━━━ Input ━━━
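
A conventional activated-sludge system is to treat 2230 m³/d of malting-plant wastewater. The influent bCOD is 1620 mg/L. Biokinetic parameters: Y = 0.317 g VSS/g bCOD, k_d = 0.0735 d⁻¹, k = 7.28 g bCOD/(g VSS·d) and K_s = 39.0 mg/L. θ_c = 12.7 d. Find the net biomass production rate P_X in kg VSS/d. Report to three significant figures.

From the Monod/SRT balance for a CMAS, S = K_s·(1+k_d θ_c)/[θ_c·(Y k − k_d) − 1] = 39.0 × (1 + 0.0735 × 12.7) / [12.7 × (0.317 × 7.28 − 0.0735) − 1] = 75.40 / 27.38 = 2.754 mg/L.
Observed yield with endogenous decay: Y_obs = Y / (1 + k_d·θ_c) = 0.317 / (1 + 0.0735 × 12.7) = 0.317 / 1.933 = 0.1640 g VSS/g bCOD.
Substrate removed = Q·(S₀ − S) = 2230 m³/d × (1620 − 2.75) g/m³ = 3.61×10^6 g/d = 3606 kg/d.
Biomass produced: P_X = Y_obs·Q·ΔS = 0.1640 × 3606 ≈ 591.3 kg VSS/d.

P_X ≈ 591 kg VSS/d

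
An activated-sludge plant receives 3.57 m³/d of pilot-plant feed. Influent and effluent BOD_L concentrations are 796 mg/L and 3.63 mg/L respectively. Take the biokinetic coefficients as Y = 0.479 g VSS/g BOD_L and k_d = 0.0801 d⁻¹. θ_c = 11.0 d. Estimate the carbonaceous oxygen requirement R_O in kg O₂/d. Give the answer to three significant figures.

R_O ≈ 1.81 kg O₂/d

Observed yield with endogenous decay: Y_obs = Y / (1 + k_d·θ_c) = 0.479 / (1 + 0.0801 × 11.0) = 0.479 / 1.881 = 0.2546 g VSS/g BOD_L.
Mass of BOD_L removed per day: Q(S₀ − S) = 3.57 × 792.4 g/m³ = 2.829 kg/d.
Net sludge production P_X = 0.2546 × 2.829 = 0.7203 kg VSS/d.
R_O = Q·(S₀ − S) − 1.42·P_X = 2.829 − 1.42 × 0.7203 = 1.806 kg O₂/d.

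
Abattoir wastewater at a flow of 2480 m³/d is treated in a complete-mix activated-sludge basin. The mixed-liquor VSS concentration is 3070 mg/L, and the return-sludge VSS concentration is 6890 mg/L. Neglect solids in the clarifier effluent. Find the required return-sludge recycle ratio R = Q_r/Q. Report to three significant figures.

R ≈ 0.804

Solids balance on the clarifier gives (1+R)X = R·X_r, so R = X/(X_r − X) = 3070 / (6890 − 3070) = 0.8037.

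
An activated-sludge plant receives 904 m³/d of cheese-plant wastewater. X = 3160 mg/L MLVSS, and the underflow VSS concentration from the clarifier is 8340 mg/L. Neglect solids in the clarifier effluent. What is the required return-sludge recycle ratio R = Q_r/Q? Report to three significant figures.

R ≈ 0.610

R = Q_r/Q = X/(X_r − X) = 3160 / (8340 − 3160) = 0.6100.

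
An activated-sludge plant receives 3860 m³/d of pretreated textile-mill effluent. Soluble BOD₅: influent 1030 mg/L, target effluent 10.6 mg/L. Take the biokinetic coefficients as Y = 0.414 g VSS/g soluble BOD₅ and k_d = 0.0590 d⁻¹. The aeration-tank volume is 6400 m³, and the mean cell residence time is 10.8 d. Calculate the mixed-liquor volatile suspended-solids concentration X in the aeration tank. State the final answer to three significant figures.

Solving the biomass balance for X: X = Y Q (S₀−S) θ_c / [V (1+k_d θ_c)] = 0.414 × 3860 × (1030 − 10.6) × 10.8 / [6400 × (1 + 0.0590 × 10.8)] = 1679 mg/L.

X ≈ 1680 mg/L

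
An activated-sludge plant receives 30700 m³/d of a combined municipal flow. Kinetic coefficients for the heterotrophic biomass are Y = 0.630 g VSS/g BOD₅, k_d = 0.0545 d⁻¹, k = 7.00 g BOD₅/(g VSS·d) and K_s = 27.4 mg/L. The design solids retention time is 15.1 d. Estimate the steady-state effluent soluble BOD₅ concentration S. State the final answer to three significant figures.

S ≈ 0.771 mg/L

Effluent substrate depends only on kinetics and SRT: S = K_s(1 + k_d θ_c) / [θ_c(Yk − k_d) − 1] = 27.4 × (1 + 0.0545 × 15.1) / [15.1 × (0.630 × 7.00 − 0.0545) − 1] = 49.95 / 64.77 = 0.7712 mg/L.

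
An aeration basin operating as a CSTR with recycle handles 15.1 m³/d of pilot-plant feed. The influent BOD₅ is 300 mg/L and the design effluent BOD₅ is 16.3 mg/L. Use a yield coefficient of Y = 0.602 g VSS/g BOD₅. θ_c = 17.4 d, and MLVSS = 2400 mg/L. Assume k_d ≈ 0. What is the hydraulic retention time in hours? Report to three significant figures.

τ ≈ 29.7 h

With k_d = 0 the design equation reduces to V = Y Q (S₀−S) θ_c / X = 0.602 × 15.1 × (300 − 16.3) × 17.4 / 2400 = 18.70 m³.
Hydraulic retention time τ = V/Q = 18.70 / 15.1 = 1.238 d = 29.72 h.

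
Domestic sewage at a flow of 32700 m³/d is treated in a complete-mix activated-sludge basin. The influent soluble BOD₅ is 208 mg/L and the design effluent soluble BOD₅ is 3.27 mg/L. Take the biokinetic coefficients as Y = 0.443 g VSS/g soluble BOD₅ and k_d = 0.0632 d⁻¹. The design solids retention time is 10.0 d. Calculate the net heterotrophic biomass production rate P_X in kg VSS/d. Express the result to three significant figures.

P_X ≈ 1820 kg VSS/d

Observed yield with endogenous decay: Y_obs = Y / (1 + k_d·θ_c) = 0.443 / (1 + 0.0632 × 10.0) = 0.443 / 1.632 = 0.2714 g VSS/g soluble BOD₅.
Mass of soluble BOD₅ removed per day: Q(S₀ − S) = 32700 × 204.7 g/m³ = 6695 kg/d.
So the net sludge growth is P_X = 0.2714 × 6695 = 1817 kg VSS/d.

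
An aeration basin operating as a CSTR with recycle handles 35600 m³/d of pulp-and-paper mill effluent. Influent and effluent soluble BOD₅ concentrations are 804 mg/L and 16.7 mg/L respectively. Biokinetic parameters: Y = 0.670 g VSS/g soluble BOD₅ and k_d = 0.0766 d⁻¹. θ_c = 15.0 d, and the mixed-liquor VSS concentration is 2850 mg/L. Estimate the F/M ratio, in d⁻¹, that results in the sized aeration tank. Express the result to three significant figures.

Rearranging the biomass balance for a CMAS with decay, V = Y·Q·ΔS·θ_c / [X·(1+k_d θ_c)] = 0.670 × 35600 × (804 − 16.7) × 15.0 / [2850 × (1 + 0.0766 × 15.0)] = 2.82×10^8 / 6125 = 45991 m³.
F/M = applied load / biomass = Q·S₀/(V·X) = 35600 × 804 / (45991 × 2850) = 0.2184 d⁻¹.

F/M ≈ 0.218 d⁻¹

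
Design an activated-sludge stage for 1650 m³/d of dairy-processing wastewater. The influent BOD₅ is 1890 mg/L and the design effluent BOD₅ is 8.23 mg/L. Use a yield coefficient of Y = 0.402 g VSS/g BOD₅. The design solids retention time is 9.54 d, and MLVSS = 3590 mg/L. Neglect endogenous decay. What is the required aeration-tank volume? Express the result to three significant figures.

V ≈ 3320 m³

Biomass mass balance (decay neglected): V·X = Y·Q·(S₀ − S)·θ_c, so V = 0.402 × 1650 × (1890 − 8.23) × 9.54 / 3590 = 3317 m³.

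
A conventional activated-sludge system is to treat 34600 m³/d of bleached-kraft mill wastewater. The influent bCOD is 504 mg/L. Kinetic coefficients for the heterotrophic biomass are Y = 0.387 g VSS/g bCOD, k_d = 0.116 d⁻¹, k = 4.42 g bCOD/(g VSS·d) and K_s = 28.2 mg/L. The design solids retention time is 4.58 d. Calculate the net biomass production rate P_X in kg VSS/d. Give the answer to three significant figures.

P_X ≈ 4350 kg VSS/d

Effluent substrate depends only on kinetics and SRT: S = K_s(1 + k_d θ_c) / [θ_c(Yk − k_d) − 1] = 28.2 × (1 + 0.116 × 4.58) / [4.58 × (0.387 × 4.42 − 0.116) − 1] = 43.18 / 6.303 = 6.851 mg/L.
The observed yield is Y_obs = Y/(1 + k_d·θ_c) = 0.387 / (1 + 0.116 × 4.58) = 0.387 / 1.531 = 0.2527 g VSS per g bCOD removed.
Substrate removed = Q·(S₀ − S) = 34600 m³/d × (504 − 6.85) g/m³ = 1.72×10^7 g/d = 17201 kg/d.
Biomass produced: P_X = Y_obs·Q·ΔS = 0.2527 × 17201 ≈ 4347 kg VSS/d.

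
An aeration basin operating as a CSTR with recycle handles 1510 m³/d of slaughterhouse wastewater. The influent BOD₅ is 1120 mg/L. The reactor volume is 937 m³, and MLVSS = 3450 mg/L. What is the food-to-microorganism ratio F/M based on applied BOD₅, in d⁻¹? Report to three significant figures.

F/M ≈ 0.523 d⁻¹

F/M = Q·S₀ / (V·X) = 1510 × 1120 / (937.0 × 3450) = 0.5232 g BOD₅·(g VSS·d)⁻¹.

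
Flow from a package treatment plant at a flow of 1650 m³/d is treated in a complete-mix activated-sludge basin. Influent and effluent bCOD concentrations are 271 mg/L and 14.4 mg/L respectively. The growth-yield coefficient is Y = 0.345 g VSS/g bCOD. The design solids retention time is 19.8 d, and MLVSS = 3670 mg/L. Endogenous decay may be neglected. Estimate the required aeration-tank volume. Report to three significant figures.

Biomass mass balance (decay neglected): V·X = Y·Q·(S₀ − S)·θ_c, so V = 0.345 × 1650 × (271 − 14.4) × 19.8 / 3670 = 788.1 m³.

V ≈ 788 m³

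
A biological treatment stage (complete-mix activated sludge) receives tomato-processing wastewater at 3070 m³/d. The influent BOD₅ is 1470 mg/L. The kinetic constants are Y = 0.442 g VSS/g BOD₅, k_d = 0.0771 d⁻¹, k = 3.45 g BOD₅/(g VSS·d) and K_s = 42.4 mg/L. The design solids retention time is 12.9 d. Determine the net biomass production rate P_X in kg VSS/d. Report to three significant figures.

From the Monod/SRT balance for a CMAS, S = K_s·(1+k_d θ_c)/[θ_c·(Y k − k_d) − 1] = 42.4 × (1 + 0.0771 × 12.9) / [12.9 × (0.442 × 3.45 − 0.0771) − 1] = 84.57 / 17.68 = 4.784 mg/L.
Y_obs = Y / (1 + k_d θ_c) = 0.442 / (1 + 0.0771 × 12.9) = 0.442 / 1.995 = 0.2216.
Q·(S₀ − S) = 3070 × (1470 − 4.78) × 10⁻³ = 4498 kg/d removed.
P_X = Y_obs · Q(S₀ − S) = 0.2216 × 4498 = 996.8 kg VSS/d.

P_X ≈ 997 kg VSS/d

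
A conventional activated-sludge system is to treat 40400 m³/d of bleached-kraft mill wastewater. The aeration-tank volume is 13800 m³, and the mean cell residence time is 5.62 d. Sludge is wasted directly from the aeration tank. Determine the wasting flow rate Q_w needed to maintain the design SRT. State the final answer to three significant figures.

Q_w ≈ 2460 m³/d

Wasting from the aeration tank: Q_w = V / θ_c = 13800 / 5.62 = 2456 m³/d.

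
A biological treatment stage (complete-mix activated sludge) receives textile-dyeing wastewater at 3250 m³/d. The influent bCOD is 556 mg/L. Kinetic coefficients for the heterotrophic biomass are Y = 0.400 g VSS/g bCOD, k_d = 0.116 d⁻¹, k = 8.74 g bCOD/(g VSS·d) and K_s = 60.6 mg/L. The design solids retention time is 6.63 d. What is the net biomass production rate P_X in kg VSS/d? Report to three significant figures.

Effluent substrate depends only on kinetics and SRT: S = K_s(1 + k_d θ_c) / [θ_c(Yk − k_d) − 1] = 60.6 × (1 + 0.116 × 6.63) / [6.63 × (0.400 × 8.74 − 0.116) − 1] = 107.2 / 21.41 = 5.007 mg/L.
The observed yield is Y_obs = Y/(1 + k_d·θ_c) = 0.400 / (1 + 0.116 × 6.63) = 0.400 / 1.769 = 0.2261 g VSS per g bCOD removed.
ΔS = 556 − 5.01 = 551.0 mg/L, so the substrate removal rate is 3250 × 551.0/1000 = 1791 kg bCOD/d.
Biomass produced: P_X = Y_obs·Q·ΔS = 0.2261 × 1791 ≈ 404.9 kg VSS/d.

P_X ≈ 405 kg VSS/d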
━━━
When you reach the line that holds "VSS/d? Report to three significant figures.", please copy it and every line after it through the end of the listing, exactly and with no other lines.

◆ **Completed task**:
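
A biological treatment stage (complete-mix activated sludge) receives textile-dyeing wastewater at 3250 m³/d. The influent bCOD is 556 mg/L. Kinetic coefficients for the heterotrophic biomass are Y = 0.400 g VSS/g bCOD, k_d = 0.116 d⁻¹, k = 8.74 g bCOD/(g VSS·d) and K_s = 60.6 mg/L. The design solids retention time is 6.63 d. What is the net biomass production rate P_X in kg VSS/d? Report to three significant figures.

Effluent substrate depends only on kinetics and SRT: S = K_s(1 + k_d θ_c) / [θ_c(Yk − k_d) − 1] = 60.6 × (1 + 0.116 × 6.63) / [6.63 × (0.400 × 8.74 − 0.116) − 1] = 107.2 / 21.41 = 5.007 mg/L.
The observed yield is Y_obs = Y/(1 + k_d·θ_c) = 0.400 / (1 + 0.116 × 6.63) = 0.400 / 1.769 = 0.2261 g VSS per g bCOD removed.
ΔS = 556 − 5.01 = 551.0 mg/L, so the substrate removal rate is 3250 × 551.0/1000 = 1791 kg bCOD/d.
Biomass produced: P_X = Y_obs·Q·ΔS = 0.2261 × 1791 ≈ 404.9 kg VSS/d.

P_X ≈ 405 kg VSS/d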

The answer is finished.